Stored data
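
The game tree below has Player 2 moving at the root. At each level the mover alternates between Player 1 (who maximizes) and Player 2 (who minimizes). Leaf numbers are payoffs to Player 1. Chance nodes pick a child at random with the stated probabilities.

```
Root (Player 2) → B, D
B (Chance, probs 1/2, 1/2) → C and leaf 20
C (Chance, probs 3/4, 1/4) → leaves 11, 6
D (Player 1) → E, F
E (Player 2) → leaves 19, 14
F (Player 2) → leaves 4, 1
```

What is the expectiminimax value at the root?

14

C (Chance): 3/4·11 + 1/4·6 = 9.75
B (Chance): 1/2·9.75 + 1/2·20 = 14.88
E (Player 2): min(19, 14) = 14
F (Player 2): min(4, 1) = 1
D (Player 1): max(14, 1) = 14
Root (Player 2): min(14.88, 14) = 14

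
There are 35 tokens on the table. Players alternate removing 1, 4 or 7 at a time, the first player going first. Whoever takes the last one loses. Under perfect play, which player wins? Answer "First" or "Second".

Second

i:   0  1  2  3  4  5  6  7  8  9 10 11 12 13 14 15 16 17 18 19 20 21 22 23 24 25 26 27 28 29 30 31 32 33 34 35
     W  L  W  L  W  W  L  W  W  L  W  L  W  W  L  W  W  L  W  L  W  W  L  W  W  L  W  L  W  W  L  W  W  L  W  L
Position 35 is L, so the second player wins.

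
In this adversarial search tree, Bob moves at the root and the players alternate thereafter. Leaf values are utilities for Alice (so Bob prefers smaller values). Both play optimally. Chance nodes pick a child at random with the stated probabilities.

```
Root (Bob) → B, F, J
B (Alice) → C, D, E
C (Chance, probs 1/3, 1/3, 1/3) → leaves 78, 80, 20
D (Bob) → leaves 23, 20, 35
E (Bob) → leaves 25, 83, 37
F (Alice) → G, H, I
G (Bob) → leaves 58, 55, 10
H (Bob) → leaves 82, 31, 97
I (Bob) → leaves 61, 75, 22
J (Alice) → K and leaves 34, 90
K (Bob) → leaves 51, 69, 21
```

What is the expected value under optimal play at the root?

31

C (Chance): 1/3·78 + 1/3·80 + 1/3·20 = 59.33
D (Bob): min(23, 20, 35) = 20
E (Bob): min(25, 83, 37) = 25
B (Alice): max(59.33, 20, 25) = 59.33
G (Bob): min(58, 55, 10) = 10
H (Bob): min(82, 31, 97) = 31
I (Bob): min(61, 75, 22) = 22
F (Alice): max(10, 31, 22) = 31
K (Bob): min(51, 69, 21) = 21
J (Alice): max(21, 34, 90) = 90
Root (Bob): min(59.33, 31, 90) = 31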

--

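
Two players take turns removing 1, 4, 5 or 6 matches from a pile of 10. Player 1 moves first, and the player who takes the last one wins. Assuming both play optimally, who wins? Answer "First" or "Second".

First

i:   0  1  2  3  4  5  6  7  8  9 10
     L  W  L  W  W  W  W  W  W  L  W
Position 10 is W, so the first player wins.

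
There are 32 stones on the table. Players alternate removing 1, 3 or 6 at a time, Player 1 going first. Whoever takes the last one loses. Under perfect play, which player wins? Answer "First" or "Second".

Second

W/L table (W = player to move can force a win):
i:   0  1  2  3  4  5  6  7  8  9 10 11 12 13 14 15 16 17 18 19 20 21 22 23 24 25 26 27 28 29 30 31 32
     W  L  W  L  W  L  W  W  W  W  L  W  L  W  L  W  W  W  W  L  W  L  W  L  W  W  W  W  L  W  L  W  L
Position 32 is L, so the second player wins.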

EXERCISE BRIEF. Each line in the records above that contains the word "child" must be copied.

RESPONSE AREA.
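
The game tree below has Player 2 moving at the root. At each level the mover alternates between Player 1 (who maximizes) and Player 2 (who minimizes). Leaf numbers are payoffs to Player 1. Chance nodes pick a child at random with the stated probabilities.
In this adversarial search tree, Bob moves at the root and the players alternate thereafter. Leaf values are utilities for Alice (so Bob prefers smaller values). Both play optimally. Chance nodes pick a child at random with the stated probabilities.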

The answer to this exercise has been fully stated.